▶ _What to work on_:
Everything from the line containing "In a DH exchange (p = 397, g" to the end of the records below should be repeated exactly, with no other lines added.

▶ _Data extracts_:

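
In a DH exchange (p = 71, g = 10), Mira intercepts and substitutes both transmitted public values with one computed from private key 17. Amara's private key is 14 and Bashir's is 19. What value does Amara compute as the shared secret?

Amara receives Mira's public value M = 10^17 mod 71 instead of the honest one.
10^1 ≡ 10 (mod 71)
10^2 = (10^1)^2 ≡ 10^2 = 100 ≡ 29 (mod 71)
10^4 = (10^2)^2 ≡ 29^2 = 841 ≡ 60 (mod 71)
10^8 = (10^4)^2 ≡ 60^2 = 3600 ≡ 50 (mod 71)
10^16 = (10^8)^2 ≡ 50^2 = 2500 ≡ 15 (mod 71)
10^17 = 10^16 · 10^1 ≡ 15 · 10 ≡ 8 (mod 71).
So M = 8. Amara computes K = M^14 mod 71.
8^1 ≡ 8 (mod 71)
8^2 = (8^1)^2 ≡ 8^2 = 64 ≡ 64 (mod 71)
8^4 = (8^2)^2 ≡ 64^2 = 4096 ≡ 49 (mod 71)
8^8 = (8^4)^2 ≡ 49^2 = 2401 ≡ 58 (mod 71)
8^14 = 8^8 · 8^4 · 8^2 ≡ 58 · 49 · 64 ≡ 57 (mod 71).

57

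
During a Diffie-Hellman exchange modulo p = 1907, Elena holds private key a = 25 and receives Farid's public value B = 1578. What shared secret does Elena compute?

1526

Shared key K = 1578^25 mod 1907.
1578^1 ≡ 1578 (mod 1907)
1578^2 = (1578^1)^2 ≡ 1578^2 = 2490084 ≡ 1449 (mod 1907)
1578^4 = (1578^2)^2 ≡ 1449^2 = 2099601 ≡ 1901 (mod 1907)
1578^8 = (1578^4)^2 ≡ 1901^2 = 3613801 ≡ 36 (mod 1907)
1578^16 = (1578^8)^2 ≡ 36^2 = 1296 ≡ 1296 (mod 1907)
1578^25 = 1578^16 · 1578^8 · 1578^1 ≡ 1296 · 36 · 1578 ≡ 1526 (mod 1907).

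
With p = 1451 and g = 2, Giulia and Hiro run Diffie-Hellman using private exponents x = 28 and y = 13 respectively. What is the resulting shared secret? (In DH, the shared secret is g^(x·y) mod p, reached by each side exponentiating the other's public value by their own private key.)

Giulia sends A = g^x mod p = 2^28 mod 1451.
2^1 ≡ 2 (mod 1451)
2^2 = (2^1)^2 ≡ 2^2 = 4 ≡ 4 (mod 1451)
2^4 = (2^2)^2 ≡ 4^2 = 16 ≡ 16 (mod 1451)
2^8 = (2^4)^2 ≡ 16^2 = 256 ≡ 256 (mod 1451)
2^16 = (2^8)^2 ≡ 256^2 = 65536 ≡ 241 (mod 1451)
2^28 = 2^16 · 2^8 · 2^4 ≡ 241 · 256 · 16 ≡ 456 (mod 1451).
So A = 456. Hiro then computes K = A^y mod p = 456^13 mod 1451.
456^1 ≡ 456 (mod 1451)
456^2 = (456^1)^2 ≡ 456^2 = 207936 ≡ 443 (mod 1451)
456^4 = (456^2)^2 ≡ 443^2 = 196249 ≡ 364 (mod 1451)
456^8 = (456^4)^2 ≡ 364^2 = 132496 ≡ 455 (mod 1451)
456^13 = 456^8 · 456^4 · 456^1 ≡ 455 · 364 · 456 ≡ 1072 (mod 1451).

1072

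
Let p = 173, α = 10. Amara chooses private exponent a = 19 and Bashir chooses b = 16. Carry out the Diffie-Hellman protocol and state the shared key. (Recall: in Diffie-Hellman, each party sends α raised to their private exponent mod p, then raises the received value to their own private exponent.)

135

Bashir sends B = α^b mod p = 10^16 mod 173.
10^1 ≡ 10 (mod 173)
10^2 = (10^1)^2 ≡ 10^2 = 100 ≡ 100 (mod 173)
10^4 = (10^2)^2 ≡ 100^2 = 10000 ≡ 139 (mod 173)
10^8 = (10^4)^2 ≡ 139^2 = 19321 ≡ 118 (mod 173)
10^16 = (10^8)^2 ≡ 118^2 = 13924 ≡ 84 (mod 173)
So B = 84. Amara then computes K = B^a mod p = 84^19 mod 173.
84^1 ≡ 84 (mod 173)
84^2 = (84^1)^2 ≡ 84^2 = 7056 ≡ 136 (mod 173)
84^4 = (84^2)^2 ≡ 136^2 = 18496 ≡ 158 (mod 173)
84^8 = (84^4)^2 ≡ 158^2 = 24964 ≡ 52 (mod 173)
84^16 = (84^8)^2 ≡ 52^2 = 2704 ≡ 109 (mod 173)
84^19 = 84^16 · 84^2 · 84^1 ≡ 109 · 136 · 84 ≡ 135 (mod 173).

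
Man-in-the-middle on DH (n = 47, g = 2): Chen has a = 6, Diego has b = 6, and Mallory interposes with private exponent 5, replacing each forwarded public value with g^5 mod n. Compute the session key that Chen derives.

34

Chen receives Mallory's public value M = 2^5 mod 47 instead of the honest one.
2^1 ≡ 2 (mod 47)
2^2 = (2^1)^2 ≡ 2^2 = 4 ≡ 4 (mod 47)
2^4 = (2^2)^2 ≡ 4^2 = 16 ≡ 16 (mod 47)
2^5 = 2^4 · 2^1 ≡ 16 · 2 ≡ 32 (mod 47).
So M = 32. Chen computes K = M^6 mod 47.
32^1 ≡ 32 (mod 47)
32^2 = (32^1)^2 ≡ 32^2 = 1024 ≡ 37 (mod 47)
32^4 = (32^2)^2 ≡ 37^2 = 1369 ≡ 6 (mod 47)
32^6 = 32^4 · 32^2 ≡ 6 · 37 ≡ 34 (mod 47).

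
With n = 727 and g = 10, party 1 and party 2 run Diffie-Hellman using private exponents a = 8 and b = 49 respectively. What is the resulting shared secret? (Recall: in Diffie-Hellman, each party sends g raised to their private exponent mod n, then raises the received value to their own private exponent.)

Party 1 sends A = g^a mod n = 10^8 mod 727.
10^1 ≡ 10 (mod 727)
10^2 = (10^1)^2 ≡ 10^2 = 100 ≡ 100 (mod 727)
10^4 = (10^2)^2 ≡ 100^2 = 10000 ≡ 549 (mod 727)
10^8 = (10^4)^2 ≡ 549^2 = 301401 ≡ 423 (mod 727)
So A = 423. Party 2 then computes K = A^b mod n = 423^49 mod 727.
423^1 ≡ 423 (mod 727)
423^2 = (423^1)^2 ≡ 423^2 = 178929 ≡ 87 (mod 727)
423^4 = (423^2)^2 ≡ 87^2 = 7569 ≡ 299 (mod 727)
423^8 = (423^4)^2 ≡ 299^2 = 89401 ≡ 707 (mod 727)
423^16 = (423^8)^2 ≡ 707^2 = 499849 ≡ 400 (mod 727)
423^32 = (423^16)^2 ≡ 400^2 = 160000 ≡ 60 (mod 727)
423^49 = 423^32 · 423^16 · 423^1 ≡ 60 · 400 · 423 ≡ 172 (mod 727).

172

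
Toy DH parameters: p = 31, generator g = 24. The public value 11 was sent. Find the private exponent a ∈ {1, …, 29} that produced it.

11

Try successive powers of 24 modulo 31:
24^1 ≡ 24
24^2 ≡ 18
24^3 ≡ 29
24^4 ≡ 14
24^5 ≡ 26
24^6 ≡ 4
24^7 ≡ 3
24^8 ≡ 10
24^9 ≡ 23
24^10 ≡ 25
24^11 ≡ 11
Found: a = 11.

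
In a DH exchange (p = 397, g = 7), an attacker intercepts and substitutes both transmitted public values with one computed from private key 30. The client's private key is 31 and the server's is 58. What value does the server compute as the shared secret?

The server receives an attacker's public value M = 7^30 mod 397 instead of the honest one.
7^1 ≡ 7 (mod 397)
7^2 = (7^1)^2 ≡ 7^2 = 49 ≡ 49 (mod 397)
7^4 = (7^2)^2 ≡ 49^2 = 2401 ≡ 19 (mod 397)
7^8 = (7^4)^2 ≡ 19^2 = 361 ≡ 361 (mod 397)
7^16 = (7^8)^2 ≡ 361^2 = 130321 ≡ 105 (mod 397)
7^30 = 7^16 · 7^8 · 7^4 · 7^2 ≡ 105 · 361 · 19 · 49 ≡ 225 (mod 397).
So M = 225. The server computes K = M^58 mod 397.
225^1 ≡ 225 (mod 397)
225^2 = (225^1)^2 ≡ 225^2 = 50625 ≡ 206 (mod 397)
225^4 = (225^2)^2 ≡ 206^2 = 42436 ≡ 354 (mod 397)
225^8 = (225^4)^2 ≡ 354^2 = 125316 ≡ 261 (mod 397)
225^16 = (225^8)^2 ≡ 261^2 = 68121 ≡ 234 (mod 397)
225^32 = (225^16)^2 ≡ 234^2 = 54756 ≡ 367 (mod 397)
225^58 = 225^32 · 225^16 · 225^8 · 225^2 ≡ 367 · 234 · 261 · 206 ≡ 108 (mod 397).

108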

▶ _Answer box_:
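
In a DH exchange (p = 397, g = 7), an attacker intercepts and substitutes both transmitted public values with one computed from private key 30. The client's private key is 31 and the server's is 58. What value does the server compute as the shared secret?

The server receives an attacker's public value M = 7^30 mod 397 instead of the honest one.
7^1 ≡ 7 (mod 397)
7^2 = (7^1)^2 ≡ 7^2 = 49 ≡ 49 (mod 397)
7^4 = (7^2)^2 ≡ 49^2 = 2401 ≡ 19 (mod 397)
7^8 = (7^4)^2 ≡ 19^2 = 361 ≡ 361 (mod 397)
7^16 = (7^8)^2 ≡ 361^2 = 130321 ≡ 105 (mod 397)
7^30 = 7^16 · 7^8 · 7^4 · 7^2 ≡ 105 · 361 · 19 · 49 ≡ 225 (mod 397).
So M = 225. The server computes K = M^58 mod 397.
225^1 ≡ 225 (mod 397)
225^2 = (225^1)^2 ≡ 225^2 = 50625 ≡ 206 (mod 397)
225^4 = (225^2)^2 ≡ 206^2 = 42436 ≡ 354 (mod 397)
225^8 = (225^4)^2 ≡ 354^2 = 125316 ≡ 261 (mod 397)
225^16 = (225^8)^2 ≡ 261^2 = 68121 ≡ 234 (mod 397)
225^32 = (225^16)^2 ≡ 234^2 = 54756 ≡ 367 (mod 397)
225^58 = 225^32 · 225^16 · 225^8 · 225^2 ≡ 367 · 234 · 261 · 206 ≡ 108 (mod 397).

108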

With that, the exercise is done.